**Task to carry out:** What lines of the data below hold the string "tagged"? Copy each one out.

Saved entries
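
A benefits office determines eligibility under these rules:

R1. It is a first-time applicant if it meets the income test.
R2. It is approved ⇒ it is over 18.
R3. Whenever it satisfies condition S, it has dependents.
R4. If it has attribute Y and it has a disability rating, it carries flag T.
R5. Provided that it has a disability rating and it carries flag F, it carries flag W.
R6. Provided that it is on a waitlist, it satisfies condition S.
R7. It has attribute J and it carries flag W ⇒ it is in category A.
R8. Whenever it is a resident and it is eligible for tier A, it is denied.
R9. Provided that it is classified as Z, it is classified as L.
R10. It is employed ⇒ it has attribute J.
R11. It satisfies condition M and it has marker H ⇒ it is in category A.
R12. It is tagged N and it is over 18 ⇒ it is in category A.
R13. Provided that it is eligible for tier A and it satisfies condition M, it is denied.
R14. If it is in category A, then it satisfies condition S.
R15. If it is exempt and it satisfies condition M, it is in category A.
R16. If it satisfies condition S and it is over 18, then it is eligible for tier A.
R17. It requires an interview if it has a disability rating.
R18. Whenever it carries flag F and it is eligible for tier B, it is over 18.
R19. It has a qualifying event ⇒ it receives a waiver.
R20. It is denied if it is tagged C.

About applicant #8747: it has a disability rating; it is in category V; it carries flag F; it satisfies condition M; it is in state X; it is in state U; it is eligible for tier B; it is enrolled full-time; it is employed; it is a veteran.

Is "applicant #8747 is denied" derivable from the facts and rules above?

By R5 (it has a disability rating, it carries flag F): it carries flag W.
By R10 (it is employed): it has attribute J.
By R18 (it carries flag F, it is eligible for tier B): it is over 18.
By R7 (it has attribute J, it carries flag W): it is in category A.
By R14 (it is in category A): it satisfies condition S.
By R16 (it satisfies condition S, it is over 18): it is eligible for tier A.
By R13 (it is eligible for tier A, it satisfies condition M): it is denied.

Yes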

**Final answer:**
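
R12. It is tagged N and it is over 18 ⇒ it is in category A.
R20. It is denied if it is tagged C.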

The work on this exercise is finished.